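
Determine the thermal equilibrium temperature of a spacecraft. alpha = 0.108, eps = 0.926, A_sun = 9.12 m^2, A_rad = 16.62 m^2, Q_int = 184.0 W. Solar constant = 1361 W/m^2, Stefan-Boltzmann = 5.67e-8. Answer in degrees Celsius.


Numerator = alpha*S*A_sun + Q_int = 0.108*1361*9.12 + 184.0 = 1524.5306 W
Denominator = eps*sigma*A_rad = 0.926*5.67e-8*16.62 = 8.726198e-07 W/K^4
T^4 = 1.7470731e+09 K^4
T = 204.4456 K = -68.7044 C

-68.7044 degrees Celsius


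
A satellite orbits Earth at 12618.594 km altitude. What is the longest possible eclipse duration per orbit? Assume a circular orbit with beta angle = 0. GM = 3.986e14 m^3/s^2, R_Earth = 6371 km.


r = 18989.5940 km
T = 434.0437 min
Eclipse fraction = arcsin(R_E/r)/pi = arcsin(6371.0000/18989.5940)/pi
= arcsin(0.3354995)/pi = 0.1089051
Eclipse duration = 0.1089051 * 434.0437 = 47.2696 min

47.2696 minutes


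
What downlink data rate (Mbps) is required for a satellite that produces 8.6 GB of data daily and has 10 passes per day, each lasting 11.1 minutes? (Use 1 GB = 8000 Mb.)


total contact time = 10 * 11.1 * 60 = 6660.0000 s
data = 8.6 GB = 68800.0000 Mb
rate = 68800.0000 / 6660.0000 = 10.3303 Mbps

10.3303 Mbps


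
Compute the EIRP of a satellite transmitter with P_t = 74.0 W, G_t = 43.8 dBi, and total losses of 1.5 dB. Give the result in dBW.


Pt = 74.0 W = 18.6923 dBW
EIRP = Pt_dBW + Gt - losses = 18.6923 + 43.8 - 1.5 = 60.9923 dBW

60.9923 dBW


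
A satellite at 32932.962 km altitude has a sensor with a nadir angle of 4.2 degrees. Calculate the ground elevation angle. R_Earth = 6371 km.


r = R_E + alt = 39303.9620 km
Law of sines in the satellite / Earth-center / ground-point triangle:
  sin(nadir)/R_E = sin(90 + el)/r  =>  cos(el) = (r/R_E)*sin(nadir)
cos(el) = (39303.9620 / 6371.0000) * sin(4.2 deg) = 0.451821
el = arccos(0.451821) = 63.1394 deg
(Earth-central angle = 90 - nadir - el = 22.6606 deg)

63.1394 degrees


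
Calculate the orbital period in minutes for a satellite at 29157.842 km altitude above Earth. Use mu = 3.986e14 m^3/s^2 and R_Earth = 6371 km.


r = 35528.8420 km = 3.5528842e+07 m
T = 2*pi*sqrt(r^3/mu) = 2*pi*sqrt(4.4848008e+22 / 3.986e14)
T = 66647.3368 s = 1110.7889 min

1110.7889 minutes


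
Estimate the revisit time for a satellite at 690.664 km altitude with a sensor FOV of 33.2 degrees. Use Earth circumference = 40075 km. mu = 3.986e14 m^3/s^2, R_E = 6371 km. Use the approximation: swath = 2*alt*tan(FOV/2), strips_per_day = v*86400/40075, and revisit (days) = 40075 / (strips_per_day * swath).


swath = 2*690.664*tan(0.2897247) = 411.7918 km
v = sqrt(mu/r) = 7513.0300 m/s = 7.5130 km/s
strips/day = v*86400/40075 = 7.5130*86400/40075 = 16.1978
coverage/day = strips * swath = 16.1978 * 411.7918 = 6670.1099 km
revisit = 40075 / 6670.1099 = 6.0081 days

6.0081 days


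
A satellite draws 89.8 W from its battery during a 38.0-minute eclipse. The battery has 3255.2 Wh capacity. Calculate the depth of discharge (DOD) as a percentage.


E_used = P * t / 60 = 89.8 * 38.0 / 60 = 56.8733 Wh
DOD = E_used / E_total * 100 = 56.8733 / 3255.2 * 100
DOD = 1.7472 %

1.7472 %


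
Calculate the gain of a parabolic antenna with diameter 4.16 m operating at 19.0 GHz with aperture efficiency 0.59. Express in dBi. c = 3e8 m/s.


lambda = c/f = 3e8 / 1.9e+10 = 0.01578947 m
G = eta*(pi*D/lambda)^2 = 0.59*(pi*4.16/0.01578947)^2
G = 404206.3303 (linear)
G = 10*log10(404206.3303) = 56.0660 dBi

56.0660 dBi


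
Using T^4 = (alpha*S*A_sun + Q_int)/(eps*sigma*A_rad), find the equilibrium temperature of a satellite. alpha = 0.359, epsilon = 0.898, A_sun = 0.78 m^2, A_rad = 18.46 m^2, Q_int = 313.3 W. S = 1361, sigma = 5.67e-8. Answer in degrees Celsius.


Numerator = alpha*S*A_sun + Q_int = 0.359*1361*0.78 + 313.3 = 694.4072 W
Denominator = eps*sigma*A_rad = 0.898*5.67e-8*18.46 = 9.3992044e-07 W/K^4
T^4 = 7.3879362e+08 K^4
T = 164.8659 K = -108.2841 C

-108.2841 degrees Celsius


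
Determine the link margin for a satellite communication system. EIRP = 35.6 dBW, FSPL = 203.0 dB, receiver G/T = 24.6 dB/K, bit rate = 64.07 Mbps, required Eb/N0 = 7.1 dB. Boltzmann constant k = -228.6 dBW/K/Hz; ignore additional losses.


C/N0 = EIRP - FSPL + G/T - k = 35.6 - 203.0 + 24.6 - (-228.6)
C/N0 = 85.8000 dB-Hz
R_b = 64.07 Mbps = 6.407e+07 bps -> 10*log10(R_b) = 78.0665 dB-Hz
Eb/N0 = C/N0 - 10*log10(R_b) = 85.8000 - 78.0665 = 7.7335 dB
Margin = Eb/N0 - Eb/N0_req = 7.7335 - 7.1 = 0.6334528 dB (link closes)

0.6335 dB


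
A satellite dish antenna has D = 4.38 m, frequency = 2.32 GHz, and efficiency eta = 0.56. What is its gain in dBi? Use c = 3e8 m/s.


lambda = c/f = 3e8 / 2.32e+09 = 0.1293103 m
G = eta*(pi*D/lambda)^2 = 0.56*(pi*4.38/0.1293103)^2
G = 6341.1708 (linear)
G = 10*log10(6341.1708) = 38.0217 dBi

38.0217 dBi


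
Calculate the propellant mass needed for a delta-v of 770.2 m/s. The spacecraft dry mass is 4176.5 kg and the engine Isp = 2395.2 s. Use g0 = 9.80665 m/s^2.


ve = Isp * g0 = 2395.2 * 9.80665 = 23488.888080 m/s
mass ratio = exp(dv/ve) = exp(770.2/23488.888080) = 1.03333349
m_prop = m_dry * (mr - 1) = 4176.5 * (1.03333349 - 1)
m_prop = 139.2173 kg

139.2173 kg


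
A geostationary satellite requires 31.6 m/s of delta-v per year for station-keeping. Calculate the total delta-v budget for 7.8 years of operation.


dV = rate * years = 31.6 * 7.8
dV = 246.4800 m/s

246.4800 m/s


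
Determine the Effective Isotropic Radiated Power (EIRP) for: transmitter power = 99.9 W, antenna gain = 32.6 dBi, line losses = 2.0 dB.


Pt = 99.9 W = 19.9957 dBW
EIRP = Pt_dBW + Gt - losses = 19.9957 + 32.6 - 2.0 = 50.5957 dBW

50.5957 dBW


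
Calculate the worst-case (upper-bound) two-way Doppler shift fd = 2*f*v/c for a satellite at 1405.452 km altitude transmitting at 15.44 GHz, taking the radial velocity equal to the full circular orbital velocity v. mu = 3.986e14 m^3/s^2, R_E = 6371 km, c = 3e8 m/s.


r = 7.776452e+06 m
v = sqrt(mu/r) = 7159.4210 m/s (worst-case radial velocity)
f = 15.44 GHz = 1.544e+10 Hz
fd = 2*f*v/c = 2*1.544e+10*7159.4210/3.0e+08
fd = 736943.0650 Hz

736943.0650 Hz


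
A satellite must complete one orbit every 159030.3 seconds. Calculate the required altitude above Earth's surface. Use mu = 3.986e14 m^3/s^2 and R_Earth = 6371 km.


T = 159030.3 s
r = (mu*T^2/(4*pi^2))^(1/3) = (3.986e14 * 159030.3^2 / (4*pi^2))^(1/3)
r = 6.3442327e+07 m = 63442.3271 km
alt = r - R_E = 63442.3271 - 6371 = 57071.3271 km

57071.3271 km


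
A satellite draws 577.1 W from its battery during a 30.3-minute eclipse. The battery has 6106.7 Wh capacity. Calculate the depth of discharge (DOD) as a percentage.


E_used = P * t / 60 = 577.1 * 30.3 / 60 = 291.4355 Wh
DOD = E_used / E_total * 100 = 291.4355 / 6106.7 * 100
DOD = 4.7724 %

4.7724 %


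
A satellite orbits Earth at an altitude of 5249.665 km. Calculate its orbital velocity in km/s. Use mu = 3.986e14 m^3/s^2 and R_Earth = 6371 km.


r = R_E + alt = 6371.0 + 5249.665 = 11620.6650 km = 1.1620665e+07 m
v = sqrt(mu/r) = sqrt(3.986e14 / 1.1620665e+07) = 5856.7024 m/s = 5.8567 km/s

5.8567 km/s


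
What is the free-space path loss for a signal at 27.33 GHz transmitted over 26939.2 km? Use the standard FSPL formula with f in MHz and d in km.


f = 27.33 GHz = 27330.0000 MHz
d = 26939.2 km
FSPL = 32.44 + 20*log10(27330.0000) + 20*log10(26939.2)
FSPL = 32.44 + 88.7328 + 88.6077
FSPL = 209.7805 dB

209.7805 dB


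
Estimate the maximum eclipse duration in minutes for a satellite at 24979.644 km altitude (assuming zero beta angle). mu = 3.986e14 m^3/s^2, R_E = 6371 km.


r = 31350.6440 km
T = 920.7244 min
Eclipse fraction = arcsin(R_E/r)/pi = arcsin(6371.0000/31350.6440)/pi
= arcsin(0.2032175)/pi = 0.06513986
Eclipse duration = 0.06513986 * 920.7244 = 59.9759 min

59.9759 minutes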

----

### TASK
Print, exactly and only, the lines running from the one with "A satellite must" to the end of the data above.

### SOLUTION TO THE PROBLEM
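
A satellite must complete one orbit every 159030.3 seconds. Calculate the required altitude above Earth's surface. Use mu = 3.986e14 m^3/s^2 and R_Earth = 6371 km.


T = 159030.3 s
r = (mu*T^2/(4*pi^2))^(1/3) = (3.986e14 * 159030.3^2 / (4*pi^2))^(1/3)
r = 6.3442327e+07 m = 63442.3271 km
alt = r - R_E = 63442.3271 - 6371 = 57071.3271 km

57071.3271 km


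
A satellite draws 577.1 W from its battery during a 30.3-minute eclipse. The battery has 6106.7 Wh capacity. Calculate the depth of discharge (DOD) as a percentage.


E_used = P * t / 60 = 577.1 * 30.3 / 60 = 291.4355 Wh
DOD = E_used / E_total * 100 = 291.4355 / 6106.7 * 100
DOD = 4.7724 %

4.7724 %


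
A satellite orbits Earth at an altitude of 5249.665 km. Calculate its orbital velocity in km/s. Use mu = 3.986e14 m^3/s^2 and R_Earth = 6371 km.


r = R_E + alt = 6371.0 + 5249.665 = 11620.6650 km = 1.1620665e+07 m
v = sqrt(mu/r) = sqrt(3.986e14 / 1.1620665e+07) = 5856.7024 m/s = 5.8567 km/s

5.8567 km/s


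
What is the free-space path loss for a signal at 27.33 GHz transmitted over 26939.2 km? Use the standard FSPL formula with f in MHz and d in km.


f = 27.33 GHz = 27330.0000 MHz
d = 26939.2 km
FSPL = 32.44 + 20*log10(27330.0000) + 20*log10(26939.2)
FSPL = 32.44 + 88.7328 + 88.6077
FSPL = 209.7805 dB

209.7805 dB


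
Estimate the maximum eclipse duration in minutes for a satellite at 24979.644 km altitude (assuming zero beta angle). mu = 3.986e14 m^3/s^2, R_E = 6371 km.


r = 31350.6440 km
T = 920.7244 min
Eclipse fraction = arcsin(R_E/r)/pi = arcsin(6371.0000/31350.6440)/pi
= arcsin(0.2032175)/pi = 0.06513986
Eclipse duration = 0.06513986 * 920.7244 = 59.9759 min

59.9759 minutes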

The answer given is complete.